#### TASK DETAILS:
Set down word for word the lines that begin the entries and run through the line containing "11 | 13 | 16 |". Give nothing further.

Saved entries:
***

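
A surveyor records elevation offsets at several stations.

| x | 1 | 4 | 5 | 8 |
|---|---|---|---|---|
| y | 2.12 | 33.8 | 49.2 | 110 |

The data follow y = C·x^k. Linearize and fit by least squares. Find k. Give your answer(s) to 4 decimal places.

k = 1.9183

Let Y = ln y. Fitting Y = k·ln x + ln C by least squares:
AᵀA = [[8.8362, 5.0752]; [5.0752, 4]], rhs = [20.9250, 12.8683]ᵀ  (here Σln x = 5.0752, Σ(ln x)² = 8.8362, Σln y = 12.8683, Σln x·ln y = 20.9250).
Solving (det = 9.5873): k = 1.91829, ln C = 0.78315.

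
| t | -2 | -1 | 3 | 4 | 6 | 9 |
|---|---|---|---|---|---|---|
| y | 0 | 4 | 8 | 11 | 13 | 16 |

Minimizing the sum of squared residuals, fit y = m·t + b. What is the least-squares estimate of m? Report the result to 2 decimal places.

m = 1.40

From the data, Σt·t = 147, Σt = 19, Σ1 = 6.
For Aᵀy: Σt·y = 286, Σy = 52.
Eliminating b: 6·(row 1) − 19·(row 2) gives 521·m = 6·286 − 19·52 = 728, so m = 728/521.
Then b = (52 − 19·(728/521))/6 = 2210/521.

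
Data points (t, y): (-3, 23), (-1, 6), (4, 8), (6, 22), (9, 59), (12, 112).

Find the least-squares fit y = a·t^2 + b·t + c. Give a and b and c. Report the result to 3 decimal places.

a = 1.006, b = -3.006, c = 3.723

Entries of MᵀM: Σt^2·t^2 = 28931, Σt^2·t = 2709, Σt^2 = 287, Σt·t = 287, Σt = 27, Σ1 = 6.
For Mᵀy: Σt^2·y = 22040, Σt·y = 1964, Σy = 230.
MᵀM·[a, b, c]ᵀ = Mᵀy becomes [[28931, 2709, 287]; [2709, 287, 27]; [287, 27, 6]]·[a, b, c]ᵀ = [22040, 1964, 230]ᵀ.
Row-reducing yields a = 191245/190036, b = -81611/27148, c = 50541/13574.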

***

#### EXERCISE OUTPUT:
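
A surveyor records elevation offsets at several stations.

| x | 1 | 4 | 5 | 8 |
|---|---|---|---|---|
| y | 2.12 | 33.8 | 49.2 | 110 |

The data follow y = C·x^k. Linearize and fit by least squares. Find k. Give your answer(s) to 4 decimal places.

k = 1.9183

Let Y = ln y. Fitting Y = k·ln x + ln C by least squares:
AᵀA = [[8.8362, 5.0752]; [5.0752, 4]], rhs = [20.9250, 12.8683]ᵀ  (here Σln x = 5.0752, Σ(ln x)² = 8.8362, Σln y = 12.8683, Σln x·ln y = 20.9250).
Solving (det = 9.5873): k = 1.91829, ln C = 0.78315.

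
| t | -2 | -1 | 3 | 4 | 6 | 9 |
|---|---|---|---|---|---|---|
| y | 0 | 4 | 8 | 11 | 13 | 16 |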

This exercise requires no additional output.